* _THE PROBLEM_: In the entries below, find the line with "- Engineering: the" and the line with "429 | 812 |". Reproduce those two lines and every line between them exactly, and nothing more.

────────────────

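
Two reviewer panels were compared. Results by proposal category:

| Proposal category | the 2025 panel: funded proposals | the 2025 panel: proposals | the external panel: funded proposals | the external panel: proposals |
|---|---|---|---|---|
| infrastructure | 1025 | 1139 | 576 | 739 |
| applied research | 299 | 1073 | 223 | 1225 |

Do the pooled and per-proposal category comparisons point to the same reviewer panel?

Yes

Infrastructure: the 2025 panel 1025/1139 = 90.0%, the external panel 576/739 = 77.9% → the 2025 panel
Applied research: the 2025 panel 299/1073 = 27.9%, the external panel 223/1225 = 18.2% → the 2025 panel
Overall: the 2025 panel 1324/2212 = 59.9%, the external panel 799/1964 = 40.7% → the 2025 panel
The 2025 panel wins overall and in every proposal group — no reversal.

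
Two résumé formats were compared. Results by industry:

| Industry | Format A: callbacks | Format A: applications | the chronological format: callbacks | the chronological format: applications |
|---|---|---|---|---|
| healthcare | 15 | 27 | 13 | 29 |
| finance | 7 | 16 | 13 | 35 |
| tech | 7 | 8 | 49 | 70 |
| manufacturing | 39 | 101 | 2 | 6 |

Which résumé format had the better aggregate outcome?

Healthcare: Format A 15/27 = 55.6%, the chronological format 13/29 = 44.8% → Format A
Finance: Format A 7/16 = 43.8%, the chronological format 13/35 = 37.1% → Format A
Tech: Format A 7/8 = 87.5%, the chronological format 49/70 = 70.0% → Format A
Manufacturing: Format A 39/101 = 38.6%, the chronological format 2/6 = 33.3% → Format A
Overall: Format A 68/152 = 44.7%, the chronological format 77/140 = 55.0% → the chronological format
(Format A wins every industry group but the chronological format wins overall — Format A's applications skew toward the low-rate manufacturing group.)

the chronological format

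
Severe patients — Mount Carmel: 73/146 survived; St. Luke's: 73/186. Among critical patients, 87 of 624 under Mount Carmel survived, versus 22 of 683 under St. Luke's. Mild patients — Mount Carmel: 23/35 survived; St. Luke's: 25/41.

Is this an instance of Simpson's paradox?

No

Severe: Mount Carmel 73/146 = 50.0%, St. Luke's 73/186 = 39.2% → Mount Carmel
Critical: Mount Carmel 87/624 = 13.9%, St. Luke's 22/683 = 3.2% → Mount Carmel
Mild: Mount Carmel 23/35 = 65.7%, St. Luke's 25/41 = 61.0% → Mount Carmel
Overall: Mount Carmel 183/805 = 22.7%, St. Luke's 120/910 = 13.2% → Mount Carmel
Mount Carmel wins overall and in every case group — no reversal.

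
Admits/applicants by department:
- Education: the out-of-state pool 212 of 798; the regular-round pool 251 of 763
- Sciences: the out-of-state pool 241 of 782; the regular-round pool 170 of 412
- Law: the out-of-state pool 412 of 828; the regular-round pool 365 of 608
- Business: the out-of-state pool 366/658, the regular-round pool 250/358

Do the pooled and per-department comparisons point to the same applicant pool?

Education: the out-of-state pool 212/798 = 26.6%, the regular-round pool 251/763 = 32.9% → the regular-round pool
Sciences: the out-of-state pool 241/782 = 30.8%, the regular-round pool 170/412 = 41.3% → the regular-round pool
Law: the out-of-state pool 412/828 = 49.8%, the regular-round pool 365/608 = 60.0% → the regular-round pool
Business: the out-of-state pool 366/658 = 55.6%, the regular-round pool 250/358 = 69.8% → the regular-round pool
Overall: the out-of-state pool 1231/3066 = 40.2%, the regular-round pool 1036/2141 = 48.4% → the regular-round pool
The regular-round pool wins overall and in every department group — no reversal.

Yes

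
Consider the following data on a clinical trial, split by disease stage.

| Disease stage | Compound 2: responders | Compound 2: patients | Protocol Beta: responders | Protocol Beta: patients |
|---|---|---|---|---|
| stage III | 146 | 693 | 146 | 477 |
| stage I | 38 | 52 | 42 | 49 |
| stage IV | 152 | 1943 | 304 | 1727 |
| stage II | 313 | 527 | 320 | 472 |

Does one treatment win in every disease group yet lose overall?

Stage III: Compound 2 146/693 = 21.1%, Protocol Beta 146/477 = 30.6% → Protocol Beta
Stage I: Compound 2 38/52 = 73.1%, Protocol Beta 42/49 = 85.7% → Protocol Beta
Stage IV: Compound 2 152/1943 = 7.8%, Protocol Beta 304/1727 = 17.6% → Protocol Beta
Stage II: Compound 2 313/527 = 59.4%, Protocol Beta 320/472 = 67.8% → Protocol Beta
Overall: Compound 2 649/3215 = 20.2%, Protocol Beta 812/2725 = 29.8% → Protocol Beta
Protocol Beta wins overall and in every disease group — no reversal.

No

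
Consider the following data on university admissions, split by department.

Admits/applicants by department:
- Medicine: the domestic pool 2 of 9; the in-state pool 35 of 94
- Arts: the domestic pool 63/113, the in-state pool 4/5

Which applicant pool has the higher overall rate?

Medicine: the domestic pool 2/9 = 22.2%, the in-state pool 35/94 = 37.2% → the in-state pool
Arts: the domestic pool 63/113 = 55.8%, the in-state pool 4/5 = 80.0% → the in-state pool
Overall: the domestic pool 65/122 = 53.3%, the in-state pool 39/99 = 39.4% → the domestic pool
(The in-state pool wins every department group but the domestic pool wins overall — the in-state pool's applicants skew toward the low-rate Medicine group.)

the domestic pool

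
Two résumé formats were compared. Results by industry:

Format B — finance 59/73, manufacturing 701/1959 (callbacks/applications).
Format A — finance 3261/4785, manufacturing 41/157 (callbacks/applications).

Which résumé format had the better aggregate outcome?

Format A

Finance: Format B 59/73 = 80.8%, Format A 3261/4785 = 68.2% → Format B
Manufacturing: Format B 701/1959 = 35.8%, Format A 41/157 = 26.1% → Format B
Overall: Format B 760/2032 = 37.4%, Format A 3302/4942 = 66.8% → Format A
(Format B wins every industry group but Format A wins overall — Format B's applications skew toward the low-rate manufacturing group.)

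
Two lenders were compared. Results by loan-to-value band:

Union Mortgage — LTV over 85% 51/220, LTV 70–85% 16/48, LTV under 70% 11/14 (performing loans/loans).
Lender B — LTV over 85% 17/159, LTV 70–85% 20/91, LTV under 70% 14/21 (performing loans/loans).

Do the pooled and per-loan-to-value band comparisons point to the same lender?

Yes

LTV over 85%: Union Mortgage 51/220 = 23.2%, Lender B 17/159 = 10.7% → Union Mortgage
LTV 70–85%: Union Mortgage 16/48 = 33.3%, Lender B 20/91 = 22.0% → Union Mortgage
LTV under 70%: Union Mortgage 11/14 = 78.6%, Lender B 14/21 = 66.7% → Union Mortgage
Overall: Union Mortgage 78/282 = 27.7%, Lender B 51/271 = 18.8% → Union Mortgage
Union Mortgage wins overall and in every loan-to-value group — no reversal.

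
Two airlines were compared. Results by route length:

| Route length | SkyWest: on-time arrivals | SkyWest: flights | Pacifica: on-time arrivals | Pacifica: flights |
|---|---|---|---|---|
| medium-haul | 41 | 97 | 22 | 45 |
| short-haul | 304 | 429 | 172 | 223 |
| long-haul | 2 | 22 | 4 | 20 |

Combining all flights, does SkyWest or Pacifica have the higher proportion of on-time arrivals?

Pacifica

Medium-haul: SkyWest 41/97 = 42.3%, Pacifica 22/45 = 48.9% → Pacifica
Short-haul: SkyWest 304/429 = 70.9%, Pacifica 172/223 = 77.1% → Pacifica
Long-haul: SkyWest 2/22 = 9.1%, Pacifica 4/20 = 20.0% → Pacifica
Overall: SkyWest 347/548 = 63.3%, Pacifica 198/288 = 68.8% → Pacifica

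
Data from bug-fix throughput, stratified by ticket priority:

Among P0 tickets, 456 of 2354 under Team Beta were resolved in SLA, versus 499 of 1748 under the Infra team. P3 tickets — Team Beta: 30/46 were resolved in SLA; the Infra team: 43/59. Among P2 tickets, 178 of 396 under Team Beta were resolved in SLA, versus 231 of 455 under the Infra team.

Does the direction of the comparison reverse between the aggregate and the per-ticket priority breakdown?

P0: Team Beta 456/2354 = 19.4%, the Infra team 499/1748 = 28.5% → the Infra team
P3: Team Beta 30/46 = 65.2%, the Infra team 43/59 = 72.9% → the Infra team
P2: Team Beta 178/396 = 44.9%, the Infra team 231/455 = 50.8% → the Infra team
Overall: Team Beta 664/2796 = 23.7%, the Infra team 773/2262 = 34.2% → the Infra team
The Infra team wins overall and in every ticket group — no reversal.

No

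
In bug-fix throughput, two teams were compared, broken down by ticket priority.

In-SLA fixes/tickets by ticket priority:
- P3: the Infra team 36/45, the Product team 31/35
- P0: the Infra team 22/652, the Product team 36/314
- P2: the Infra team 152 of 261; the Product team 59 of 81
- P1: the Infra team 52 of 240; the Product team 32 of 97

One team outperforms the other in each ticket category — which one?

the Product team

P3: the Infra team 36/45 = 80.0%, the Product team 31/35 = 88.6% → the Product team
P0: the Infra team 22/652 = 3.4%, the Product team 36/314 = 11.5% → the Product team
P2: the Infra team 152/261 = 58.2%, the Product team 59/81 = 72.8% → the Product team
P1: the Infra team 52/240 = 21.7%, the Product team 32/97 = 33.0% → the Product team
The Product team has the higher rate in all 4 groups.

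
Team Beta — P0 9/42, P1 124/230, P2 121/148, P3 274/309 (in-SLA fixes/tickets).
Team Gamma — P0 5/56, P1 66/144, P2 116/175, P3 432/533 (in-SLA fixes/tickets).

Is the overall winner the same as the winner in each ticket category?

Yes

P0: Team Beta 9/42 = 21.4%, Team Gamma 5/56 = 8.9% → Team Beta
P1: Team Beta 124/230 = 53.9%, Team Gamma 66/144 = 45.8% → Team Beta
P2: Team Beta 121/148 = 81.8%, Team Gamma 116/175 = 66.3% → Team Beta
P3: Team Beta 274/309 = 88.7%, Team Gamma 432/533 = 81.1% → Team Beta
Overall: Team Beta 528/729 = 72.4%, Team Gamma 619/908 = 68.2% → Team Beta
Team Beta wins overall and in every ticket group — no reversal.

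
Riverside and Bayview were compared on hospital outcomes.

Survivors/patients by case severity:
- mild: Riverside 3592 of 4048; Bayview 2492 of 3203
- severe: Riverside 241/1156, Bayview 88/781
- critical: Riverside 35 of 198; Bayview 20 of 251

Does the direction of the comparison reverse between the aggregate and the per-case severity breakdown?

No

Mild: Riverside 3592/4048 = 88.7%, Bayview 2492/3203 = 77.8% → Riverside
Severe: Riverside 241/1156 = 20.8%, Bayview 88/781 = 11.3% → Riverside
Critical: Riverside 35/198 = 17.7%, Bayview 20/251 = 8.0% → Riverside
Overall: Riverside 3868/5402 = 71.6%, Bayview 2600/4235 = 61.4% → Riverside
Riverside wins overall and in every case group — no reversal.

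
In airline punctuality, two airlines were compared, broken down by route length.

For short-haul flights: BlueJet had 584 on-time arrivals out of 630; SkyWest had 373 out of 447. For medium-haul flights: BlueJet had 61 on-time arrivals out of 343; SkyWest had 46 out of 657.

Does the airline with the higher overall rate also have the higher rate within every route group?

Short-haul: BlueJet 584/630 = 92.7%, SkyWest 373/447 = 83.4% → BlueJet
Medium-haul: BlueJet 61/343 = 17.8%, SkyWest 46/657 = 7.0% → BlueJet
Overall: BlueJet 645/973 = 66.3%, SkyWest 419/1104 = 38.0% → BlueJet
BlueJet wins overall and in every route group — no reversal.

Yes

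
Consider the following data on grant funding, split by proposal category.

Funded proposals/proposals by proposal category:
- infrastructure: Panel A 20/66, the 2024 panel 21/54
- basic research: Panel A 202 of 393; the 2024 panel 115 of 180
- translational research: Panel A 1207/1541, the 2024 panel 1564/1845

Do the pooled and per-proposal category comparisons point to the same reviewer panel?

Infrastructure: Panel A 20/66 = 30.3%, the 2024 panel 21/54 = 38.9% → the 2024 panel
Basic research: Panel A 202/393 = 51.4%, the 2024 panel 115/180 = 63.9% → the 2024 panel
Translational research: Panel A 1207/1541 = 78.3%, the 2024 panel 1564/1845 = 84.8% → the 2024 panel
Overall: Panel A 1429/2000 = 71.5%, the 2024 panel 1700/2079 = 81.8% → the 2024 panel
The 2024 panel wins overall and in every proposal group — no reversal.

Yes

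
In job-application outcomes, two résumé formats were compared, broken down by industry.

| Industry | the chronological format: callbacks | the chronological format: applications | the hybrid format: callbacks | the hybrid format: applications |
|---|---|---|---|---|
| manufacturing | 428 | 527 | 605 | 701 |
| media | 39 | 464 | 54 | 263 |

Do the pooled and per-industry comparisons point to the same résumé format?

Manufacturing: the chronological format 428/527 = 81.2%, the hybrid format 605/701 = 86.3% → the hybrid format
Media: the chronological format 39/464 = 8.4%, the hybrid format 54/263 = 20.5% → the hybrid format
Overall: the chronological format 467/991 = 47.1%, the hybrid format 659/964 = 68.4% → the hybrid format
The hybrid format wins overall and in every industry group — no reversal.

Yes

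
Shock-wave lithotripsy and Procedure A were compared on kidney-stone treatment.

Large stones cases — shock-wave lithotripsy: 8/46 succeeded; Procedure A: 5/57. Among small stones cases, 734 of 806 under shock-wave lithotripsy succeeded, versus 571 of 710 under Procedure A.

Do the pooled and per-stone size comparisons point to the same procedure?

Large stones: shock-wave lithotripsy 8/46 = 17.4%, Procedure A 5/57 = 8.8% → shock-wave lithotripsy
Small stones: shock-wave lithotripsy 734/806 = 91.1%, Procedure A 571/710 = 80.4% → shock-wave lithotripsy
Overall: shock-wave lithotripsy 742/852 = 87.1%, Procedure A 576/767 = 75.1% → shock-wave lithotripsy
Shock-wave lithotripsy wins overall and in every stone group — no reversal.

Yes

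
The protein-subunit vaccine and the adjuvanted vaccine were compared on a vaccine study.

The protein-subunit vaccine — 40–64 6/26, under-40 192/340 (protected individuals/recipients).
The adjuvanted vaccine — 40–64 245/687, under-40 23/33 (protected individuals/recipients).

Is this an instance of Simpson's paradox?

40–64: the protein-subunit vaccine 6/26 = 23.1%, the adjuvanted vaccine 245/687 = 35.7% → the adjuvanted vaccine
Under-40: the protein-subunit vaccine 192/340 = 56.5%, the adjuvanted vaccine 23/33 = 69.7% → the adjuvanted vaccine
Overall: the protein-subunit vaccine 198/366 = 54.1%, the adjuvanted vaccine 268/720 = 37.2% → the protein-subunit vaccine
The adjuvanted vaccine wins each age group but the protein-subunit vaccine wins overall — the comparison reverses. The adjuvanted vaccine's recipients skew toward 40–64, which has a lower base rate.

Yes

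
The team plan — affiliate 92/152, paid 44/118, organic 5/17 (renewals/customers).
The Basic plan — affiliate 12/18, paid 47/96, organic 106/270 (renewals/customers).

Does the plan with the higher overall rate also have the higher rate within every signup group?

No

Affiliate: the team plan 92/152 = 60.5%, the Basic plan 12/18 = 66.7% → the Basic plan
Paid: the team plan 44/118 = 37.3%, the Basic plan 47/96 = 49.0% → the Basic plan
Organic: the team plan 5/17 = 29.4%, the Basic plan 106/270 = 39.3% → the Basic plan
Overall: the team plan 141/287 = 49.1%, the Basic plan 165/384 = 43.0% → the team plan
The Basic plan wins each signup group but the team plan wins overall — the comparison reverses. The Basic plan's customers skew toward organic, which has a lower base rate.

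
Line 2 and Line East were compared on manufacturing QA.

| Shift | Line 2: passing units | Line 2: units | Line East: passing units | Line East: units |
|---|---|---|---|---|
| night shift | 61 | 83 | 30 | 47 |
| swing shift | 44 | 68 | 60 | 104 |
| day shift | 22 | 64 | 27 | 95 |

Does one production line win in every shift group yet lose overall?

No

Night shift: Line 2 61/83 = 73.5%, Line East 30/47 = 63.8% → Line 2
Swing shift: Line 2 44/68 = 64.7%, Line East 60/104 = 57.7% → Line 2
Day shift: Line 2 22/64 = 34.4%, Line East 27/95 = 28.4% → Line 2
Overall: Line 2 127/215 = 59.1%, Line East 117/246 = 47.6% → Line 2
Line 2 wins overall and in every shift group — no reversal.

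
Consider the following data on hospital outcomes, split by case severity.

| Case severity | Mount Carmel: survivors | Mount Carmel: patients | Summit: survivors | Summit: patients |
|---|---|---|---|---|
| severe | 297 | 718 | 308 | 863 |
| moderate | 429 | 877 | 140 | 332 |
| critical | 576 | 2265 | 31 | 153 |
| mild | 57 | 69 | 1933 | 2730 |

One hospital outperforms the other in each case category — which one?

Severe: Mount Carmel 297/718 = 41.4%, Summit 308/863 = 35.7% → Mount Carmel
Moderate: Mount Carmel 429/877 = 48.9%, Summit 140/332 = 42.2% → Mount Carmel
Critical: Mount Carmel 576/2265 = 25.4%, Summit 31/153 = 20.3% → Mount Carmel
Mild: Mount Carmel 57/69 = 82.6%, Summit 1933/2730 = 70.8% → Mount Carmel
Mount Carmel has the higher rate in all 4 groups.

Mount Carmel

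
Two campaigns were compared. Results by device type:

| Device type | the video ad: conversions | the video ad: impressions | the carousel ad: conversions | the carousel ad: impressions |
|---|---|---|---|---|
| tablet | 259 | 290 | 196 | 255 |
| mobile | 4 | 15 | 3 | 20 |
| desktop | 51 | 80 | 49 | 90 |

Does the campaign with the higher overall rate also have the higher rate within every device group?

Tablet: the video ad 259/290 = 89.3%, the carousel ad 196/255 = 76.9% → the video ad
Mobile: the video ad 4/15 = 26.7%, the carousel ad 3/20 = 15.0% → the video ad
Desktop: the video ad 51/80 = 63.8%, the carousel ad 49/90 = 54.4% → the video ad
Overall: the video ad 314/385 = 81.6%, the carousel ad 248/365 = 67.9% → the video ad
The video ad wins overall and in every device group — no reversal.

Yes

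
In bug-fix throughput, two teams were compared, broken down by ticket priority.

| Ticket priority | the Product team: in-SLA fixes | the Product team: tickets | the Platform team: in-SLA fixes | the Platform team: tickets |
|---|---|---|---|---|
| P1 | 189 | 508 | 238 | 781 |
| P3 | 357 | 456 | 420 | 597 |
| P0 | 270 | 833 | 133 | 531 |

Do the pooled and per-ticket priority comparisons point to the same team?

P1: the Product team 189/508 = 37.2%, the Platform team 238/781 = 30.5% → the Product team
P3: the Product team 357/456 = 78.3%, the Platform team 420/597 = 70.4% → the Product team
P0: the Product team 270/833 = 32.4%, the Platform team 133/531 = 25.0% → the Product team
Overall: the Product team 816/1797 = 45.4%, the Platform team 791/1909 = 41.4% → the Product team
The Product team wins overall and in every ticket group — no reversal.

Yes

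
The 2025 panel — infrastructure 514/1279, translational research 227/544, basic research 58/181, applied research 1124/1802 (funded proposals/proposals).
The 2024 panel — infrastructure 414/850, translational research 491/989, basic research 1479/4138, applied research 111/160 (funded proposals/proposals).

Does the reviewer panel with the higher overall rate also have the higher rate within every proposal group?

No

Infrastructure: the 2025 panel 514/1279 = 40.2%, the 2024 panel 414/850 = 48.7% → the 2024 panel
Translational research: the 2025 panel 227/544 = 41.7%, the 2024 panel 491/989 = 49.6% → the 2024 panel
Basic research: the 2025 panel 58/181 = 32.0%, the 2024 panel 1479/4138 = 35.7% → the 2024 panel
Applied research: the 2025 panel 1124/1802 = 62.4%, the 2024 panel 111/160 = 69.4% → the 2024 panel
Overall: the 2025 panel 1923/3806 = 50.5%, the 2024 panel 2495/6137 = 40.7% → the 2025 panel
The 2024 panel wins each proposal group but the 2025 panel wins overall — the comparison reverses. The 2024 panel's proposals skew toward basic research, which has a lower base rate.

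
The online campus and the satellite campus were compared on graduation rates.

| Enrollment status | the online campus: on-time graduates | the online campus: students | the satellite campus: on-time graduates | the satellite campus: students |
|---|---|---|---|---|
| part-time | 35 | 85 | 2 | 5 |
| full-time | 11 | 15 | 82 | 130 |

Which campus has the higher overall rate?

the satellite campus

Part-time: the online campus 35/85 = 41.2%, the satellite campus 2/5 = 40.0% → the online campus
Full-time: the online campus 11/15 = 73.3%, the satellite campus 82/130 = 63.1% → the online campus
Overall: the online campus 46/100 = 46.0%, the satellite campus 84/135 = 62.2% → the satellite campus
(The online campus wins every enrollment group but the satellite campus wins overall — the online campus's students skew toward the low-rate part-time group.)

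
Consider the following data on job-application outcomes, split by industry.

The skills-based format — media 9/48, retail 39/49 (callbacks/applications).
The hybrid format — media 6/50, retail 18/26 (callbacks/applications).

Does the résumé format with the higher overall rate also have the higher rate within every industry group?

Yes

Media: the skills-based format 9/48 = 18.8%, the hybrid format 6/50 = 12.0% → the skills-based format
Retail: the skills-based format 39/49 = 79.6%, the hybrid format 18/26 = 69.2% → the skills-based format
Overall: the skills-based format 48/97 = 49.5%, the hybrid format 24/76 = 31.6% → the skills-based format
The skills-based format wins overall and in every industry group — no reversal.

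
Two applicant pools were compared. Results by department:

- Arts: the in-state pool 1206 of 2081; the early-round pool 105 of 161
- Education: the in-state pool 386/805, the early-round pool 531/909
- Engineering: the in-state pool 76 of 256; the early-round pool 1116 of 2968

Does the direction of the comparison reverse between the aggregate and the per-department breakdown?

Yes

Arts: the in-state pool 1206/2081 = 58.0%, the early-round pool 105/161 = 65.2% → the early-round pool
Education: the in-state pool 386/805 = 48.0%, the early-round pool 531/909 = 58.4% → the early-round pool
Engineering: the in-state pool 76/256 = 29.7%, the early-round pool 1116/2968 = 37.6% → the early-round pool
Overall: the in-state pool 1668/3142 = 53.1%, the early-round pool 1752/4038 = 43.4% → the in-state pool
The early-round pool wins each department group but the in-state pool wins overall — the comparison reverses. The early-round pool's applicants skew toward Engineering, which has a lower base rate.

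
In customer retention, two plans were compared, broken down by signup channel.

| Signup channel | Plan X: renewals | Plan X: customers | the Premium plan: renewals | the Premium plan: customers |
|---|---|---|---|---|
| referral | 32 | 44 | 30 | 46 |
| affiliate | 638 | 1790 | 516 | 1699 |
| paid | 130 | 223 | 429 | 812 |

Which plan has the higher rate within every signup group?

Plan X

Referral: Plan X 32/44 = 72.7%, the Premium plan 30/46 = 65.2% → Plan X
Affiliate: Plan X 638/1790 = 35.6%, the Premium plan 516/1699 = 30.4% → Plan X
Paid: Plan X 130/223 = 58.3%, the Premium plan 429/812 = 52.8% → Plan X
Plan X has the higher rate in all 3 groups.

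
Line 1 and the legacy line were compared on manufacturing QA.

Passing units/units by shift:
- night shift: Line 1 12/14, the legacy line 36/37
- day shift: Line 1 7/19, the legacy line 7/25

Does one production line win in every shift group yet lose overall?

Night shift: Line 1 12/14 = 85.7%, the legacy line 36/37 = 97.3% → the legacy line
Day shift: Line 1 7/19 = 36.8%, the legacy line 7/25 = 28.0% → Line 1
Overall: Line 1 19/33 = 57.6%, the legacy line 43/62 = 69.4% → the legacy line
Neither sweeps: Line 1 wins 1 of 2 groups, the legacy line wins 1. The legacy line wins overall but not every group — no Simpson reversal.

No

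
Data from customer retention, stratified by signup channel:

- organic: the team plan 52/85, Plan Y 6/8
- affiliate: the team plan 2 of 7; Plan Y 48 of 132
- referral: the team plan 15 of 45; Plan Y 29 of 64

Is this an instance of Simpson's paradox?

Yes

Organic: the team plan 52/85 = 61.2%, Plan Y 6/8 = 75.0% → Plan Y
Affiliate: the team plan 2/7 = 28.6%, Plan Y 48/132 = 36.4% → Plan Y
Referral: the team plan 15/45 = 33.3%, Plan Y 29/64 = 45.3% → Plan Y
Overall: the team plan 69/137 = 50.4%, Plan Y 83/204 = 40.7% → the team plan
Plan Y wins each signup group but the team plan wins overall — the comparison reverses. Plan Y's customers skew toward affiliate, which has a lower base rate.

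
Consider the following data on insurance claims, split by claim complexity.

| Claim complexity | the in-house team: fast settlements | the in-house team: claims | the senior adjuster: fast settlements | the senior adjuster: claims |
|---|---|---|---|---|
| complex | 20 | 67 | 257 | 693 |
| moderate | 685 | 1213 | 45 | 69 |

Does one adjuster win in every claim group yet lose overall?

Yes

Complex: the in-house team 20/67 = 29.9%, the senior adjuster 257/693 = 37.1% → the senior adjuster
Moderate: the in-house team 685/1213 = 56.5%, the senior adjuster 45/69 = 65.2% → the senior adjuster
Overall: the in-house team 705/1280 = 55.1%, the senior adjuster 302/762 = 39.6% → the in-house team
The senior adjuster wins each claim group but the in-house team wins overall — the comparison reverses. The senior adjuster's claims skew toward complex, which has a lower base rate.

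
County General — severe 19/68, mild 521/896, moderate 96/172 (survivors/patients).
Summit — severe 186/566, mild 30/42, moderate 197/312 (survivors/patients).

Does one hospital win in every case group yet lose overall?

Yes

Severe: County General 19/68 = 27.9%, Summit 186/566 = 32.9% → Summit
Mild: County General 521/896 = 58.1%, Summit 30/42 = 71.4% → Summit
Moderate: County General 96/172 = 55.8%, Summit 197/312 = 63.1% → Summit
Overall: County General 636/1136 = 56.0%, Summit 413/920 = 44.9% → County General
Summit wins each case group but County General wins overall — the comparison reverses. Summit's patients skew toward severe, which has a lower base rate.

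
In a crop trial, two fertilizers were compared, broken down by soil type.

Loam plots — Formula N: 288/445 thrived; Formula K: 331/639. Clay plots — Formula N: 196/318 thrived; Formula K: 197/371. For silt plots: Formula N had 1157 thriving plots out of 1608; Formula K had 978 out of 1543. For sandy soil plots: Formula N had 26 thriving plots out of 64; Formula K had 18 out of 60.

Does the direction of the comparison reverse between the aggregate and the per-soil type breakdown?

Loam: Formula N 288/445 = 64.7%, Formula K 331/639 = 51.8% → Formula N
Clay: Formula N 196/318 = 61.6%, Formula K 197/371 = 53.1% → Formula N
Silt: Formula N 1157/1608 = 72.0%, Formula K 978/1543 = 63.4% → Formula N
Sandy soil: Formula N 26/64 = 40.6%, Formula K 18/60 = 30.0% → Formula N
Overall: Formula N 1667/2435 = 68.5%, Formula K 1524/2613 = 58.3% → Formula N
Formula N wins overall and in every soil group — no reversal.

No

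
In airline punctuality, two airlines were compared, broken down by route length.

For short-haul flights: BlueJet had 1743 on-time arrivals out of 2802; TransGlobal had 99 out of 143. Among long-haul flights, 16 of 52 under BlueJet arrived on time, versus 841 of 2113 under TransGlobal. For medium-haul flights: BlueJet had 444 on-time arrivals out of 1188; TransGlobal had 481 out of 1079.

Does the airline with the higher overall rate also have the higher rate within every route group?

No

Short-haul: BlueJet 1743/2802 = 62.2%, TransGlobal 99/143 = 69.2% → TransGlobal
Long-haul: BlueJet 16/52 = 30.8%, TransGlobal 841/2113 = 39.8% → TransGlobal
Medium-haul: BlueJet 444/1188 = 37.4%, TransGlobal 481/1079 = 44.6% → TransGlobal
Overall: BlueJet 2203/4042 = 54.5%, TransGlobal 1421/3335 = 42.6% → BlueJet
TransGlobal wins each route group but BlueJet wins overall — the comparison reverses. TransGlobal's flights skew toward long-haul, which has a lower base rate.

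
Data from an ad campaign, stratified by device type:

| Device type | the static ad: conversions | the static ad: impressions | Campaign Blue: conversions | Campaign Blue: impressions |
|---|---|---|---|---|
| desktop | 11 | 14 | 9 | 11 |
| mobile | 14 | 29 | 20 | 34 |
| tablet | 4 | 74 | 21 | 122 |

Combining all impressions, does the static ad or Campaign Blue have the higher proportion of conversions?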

────────────────

* _ANSWER SPACE_:
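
- Engineering: the in-state pool 76 of 256; the early-round pool 1116 of 2968

Does the direction of the comparison reverse between the aggregate and the per-department breakdown?

Yes

Arts: the in-state pool 1206/2081 = 58.0%, the early-round pool 105/161 = 65.2% → the early-round pool
Education: the in-state pool 386/805 = 48.0%, the early-round pool 531/909 = 58.4% → the early-round pool
Engineering: the in-state pool 76/256 = 29.7%, the early-round pool 1116/2968 = 37.6% → the early-round pool
Overall: the in-state pool 1668/3142 = 53.1%, the early-round pool 1752/4038 = 43.4% → the in-state pool
The early-round pool wins each department group but the in-state pool wins overall — the comparison reverses. The early-round pool's applicants skew toward Engineering, which has a lower base rate.

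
In customer retention, two plans were compared, broken down by signup channel.

| Signup channel | Plan X: renewals | Plan X: customers | the Premium plan: renewals | the Premium plan: customers |
|---|---|---|---|---|
| referral | 32 | 44 | 30 | 46 |
| affiliate | 638 | 1790 | 516 | 1699 |
| paid | 130 | 223 | 429 | 812 |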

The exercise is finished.